Your goal:
If a line in the data has the string "manipulator", please show it.

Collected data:
****************************************
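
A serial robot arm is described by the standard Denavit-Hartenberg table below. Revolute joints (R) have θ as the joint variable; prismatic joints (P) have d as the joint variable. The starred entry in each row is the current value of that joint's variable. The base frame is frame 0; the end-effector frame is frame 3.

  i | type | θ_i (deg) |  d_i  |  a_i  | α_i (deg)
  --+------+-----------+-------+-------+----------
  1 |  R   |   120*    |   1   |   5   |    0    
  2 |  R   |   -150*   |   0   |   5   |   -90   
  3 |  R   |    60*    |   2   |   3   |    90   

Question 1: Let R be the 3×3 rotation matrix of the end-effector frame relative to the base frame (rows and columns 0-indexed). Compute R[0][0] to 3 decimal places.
End-effector x-axis (col 0 of R) = (0.4330,-0.2500,-0.8660)
R[0][0] = 0.4330

0.433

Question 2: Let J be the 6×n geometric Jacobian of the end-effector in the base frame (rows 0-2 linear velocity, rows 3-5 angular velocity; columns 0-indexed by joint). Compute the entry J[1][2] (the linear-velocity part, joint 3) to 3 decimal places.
1.299

axis z_2 = (0.5000,0.8660,0.0000); lever o_n−o_2 = (2.2990,0.9821,-2.5981)
cross product → J_v[:, 2] = (-2.2500,1.2990,-1.5000)
J_ω[:, 2] = z_2
entry J[1][2] = 1.2990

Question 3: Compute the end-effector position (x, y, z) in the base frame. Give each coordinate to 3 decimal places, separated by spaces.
after link 1: o_1 = (-2.5000, 4.3301, 1.0000)
after link 2: o_2 = (1.8301, 1.8301, 1.0000)
after link 3: o_3 = (4.1292, 2.8122, -1.5981)

4.129 2.812 -1.598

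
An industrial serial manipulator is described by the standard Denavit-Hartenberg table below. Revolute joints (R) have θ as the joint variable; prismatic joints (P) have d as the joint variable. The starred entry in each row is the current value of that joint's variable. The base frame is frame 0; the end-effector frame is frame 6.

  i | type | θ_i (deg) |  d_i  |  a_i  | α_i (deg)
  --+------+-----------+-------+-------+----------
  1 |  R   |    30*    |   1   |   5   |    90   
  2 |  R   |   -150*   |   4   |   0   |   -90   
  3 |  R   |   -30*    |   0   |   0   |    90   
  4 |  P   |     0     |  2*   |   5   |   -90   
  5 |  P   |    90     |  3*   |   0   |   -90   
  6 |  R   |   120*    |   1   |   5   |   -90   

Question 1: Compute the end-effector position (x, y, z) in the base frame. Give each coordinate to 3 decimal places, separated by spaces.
after link 1: o_1 = (4.3301, 2.5000, 1.0000)
after link 2: o_2 = (6.3301, -0.9641, 1.0000)
after link 3: o_3 = (6.3301, -0.9641, 1.0000)
after link 4: o_4 = (5.9486, -6.0712, -0.6651)
after link 5: o_5 = (7.2476, -5.3212, -3.2631)
after link 6: o_6 = (7.7921, -6.9294, 1.5449)

7.792 -6.929 1.545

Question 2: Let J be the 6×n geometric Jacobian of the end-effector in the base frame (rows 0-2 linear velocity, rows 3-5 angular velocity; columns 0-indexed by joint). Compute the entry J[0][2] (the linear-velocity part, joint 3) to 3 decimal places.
-5.030

axis z_2 = (0.4330,0.2500,-0.8660); lever o_n−o_2 = (1.4620,-5.9653,0.5449)
cross product → J_v[:, 2] = (-5.0299,-1.5021,-2.9486)
J_ω[:, 2] = z_2
entry J[0][2] = -5.0299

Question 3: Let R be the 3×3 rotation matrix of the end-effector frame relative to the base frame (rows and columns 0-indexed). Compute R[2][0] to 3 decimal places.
0.875

End-effector x-axis (col 0 of R) = (0.0290,-0.4833,0.8750)
R[2][0] = 0.8750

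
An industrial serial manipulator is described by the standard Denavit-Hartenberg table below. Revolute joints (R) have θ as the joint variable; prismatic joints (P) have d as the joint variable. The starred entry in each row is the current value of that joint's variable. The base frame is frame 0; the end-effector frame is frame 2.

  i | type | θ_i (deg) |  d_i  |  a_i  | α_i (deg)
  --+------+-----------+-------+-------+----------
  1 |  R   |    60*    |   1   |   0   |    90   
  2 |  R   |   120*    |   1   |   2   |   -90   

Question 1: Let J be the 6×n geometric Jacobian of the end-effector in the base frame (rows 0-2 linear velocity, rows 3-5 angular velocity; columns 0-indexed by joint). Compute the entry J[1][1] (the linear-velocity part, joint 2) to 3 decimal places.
-1.500

axis z_1 = (0.8660,-0.5000,0.0000); lever o_n−o_1 = (0.3660,-1.3660,1.7321)
cross product → J_v[:, 1] = (-0.8660,-1.5000,-1.0000)
J_ω[:, 1] = z_1
entry J[1][1] = -1.5000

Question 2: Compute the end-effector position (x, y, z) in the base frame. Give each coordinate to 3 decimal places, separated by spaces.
after link 1: o_1 = (0.0000, 0.0000, 1.0000)
after link 2: o_2 = (0.3660, -1.3660, 2.7321)

0.366 -1.366 2.732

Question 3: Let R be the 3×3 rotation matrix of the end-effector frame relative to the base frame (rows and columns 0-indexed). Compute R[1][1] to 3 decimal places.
0.500

End-effector y-axis (col 1 of R) = (-0.8660,0.5000,-0.0000)
R[1][1] = 0.5000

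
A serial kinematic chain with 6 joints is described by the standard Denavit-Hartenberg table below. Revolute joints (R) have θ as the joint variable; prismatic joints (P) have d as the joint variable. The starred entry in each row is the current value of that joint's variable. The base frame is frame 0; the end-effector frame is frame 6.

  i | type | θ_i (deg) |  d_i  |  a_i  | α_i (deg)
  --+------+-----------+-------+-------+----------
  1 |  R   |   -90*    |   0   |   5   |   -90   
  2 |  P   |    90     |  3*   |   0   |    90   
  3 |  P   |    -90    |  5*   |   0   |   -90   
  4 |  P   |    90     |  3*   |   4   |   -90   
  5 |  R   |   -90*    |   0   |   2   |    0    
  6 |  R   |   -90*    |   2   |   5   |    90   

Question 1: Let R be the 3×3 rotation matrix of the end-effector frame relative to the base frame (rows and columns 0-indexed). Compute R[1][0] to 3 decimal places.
-1.000

End-effector x-axis (col 0 of R) = (0.0000,-1.0000,0.0000)
R[1][0] = -1.0000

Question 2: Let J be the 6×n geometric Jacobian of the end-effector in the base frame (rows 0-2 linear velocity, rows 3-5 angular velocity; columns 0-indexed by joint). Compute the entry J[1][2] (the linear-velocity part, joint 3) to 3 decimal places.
prismatic axis z_2 = (0.0000,-1.0000,0.0000)
J_v[:, 2] = z_2; J_ω[:, 2] = (0,0,0)
entry J[1][2] = -1.0000

-1.000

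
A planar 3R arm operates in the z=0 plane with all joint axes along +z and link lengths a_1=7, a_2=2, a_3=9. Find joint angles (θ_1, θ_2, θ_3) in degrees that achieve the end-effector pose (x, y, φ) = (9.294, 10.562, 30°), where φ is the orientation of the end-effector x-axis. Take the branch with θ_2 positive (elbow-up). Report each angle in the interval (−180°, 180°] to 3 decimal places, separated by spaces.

wrist centre = target − a_3·(cos φ, sin φ) = (1.4998, 6.0620)
cos θ_2 = (38.9972−7²−2²)/(2·7·2) = -0.5001; θ_2 = 120.0067° (elbow-up)
β = atan2(6.0620,1.4998) = 76.1038°; ψ = atan2(1.7319,5.9998) = 16.1016°
θ_1 = β − ψ = 60.0022°
θ_3 = φ − θ_1 − θ_2 = -150.0089° (wrapped to (-180°,180°])

60.002 120.007 -150.009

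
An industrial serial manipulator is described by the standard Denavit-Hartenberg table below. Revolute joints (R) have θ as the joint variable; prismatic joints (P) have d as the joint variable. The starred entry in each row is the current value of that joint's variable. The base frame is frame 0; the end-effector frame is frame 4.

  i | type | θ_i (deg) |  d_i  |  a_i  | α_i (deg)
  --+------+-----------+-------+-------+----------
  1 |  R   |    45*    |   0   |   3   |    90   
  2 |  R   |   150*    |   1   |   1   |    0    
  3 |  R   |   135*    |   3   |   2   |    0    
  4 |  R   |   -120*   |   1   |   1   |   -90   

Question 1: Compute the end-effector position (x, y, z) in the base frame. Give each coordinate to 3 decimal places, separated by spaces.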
****************************************
Result for this task:
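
An industrial serial manipulator is described by the standard Denavit-Hartenberg table below. Revolute joints (R) have θ as the joint variable; prismatic joints (P) have d as the joint variable. The starred entry in each row is the current value of that joint's variable. The base frame is frame 0; the end-effector frame is frame 6.
An industrial serial manipulator is described by the standard Denavit-Hartenberg table below. Revolute joints (R) have θ as the joint variable; prismatic joints (P) have d as the joint variable. The starred entry in each row is the current value of that joint's variable. The base frame is frame 0; the end-effector frame is frame 2.
An industrial serial manipulator is described by the standard Denavit-Hartenberg table below. Revolute joints (R) have θ as the joint variable; prismatic joints (P) have d as the joint variable. The starred entry in each row is the current value of that joint's variable. The base frame is frame 0; the end-effector frame is frame 4.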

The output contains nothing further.